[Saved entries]
*-*-*

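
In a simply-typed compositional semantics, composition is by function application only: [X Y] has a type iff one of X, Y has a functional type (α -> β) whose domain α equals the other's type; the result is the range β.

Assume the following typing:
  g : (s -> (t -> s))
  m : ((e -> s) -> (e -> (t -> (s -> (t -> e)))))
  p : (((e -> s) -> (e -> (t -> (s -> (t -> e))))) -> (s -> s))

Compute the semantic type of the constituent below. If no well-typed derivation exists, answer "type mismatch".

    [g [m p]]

type mismatch

At [m p], p : (((e -> s) -> (e -> (t -> (s -> (t -> e))))) -> (s -> s)) takes m : ((e -> s) -> (e -> (t -> (s -> (t -> e))))), giving (s -> s).
At [g [m p]]: neither (s -> (t -> s)) nor (s -> s) can take the other as argument; the node is ill-typed.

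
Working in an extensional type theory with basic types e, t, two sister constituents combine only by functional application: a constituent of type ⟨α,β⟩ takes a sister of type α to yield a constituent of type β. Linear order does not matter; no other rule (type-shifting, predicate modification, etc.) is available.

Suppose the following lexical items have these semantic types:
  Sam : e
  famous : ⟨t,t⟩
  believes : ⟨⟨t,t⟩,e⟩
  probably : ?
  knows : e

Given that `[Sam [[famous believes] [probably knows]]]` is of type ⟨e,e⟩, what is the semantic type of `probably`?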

*-*-*

Return exactly what appears above, from the first line of the entries to the line with "Compute the semantic", inclusive.

EXPECTED ANSWER:
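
In a simply-typed compositional semantics, composition is by function application only: [X Y] has a type iff one of X, Y has a functional type (α -> β) whose domain α equals the other's type; the result is the range β.

Assume the following typing:
  g : (s -> (t -> s))
  m : ((e -> s) -> (e -> (t -> (s -> (t -> e)))))
  p : (((e -> s) -> (e -> (t -> (s -> (t -> e))))) -> (s -> s))

Compute the semantic type of the constituent below. If no well-typed derivation exists, answer "type mismatch".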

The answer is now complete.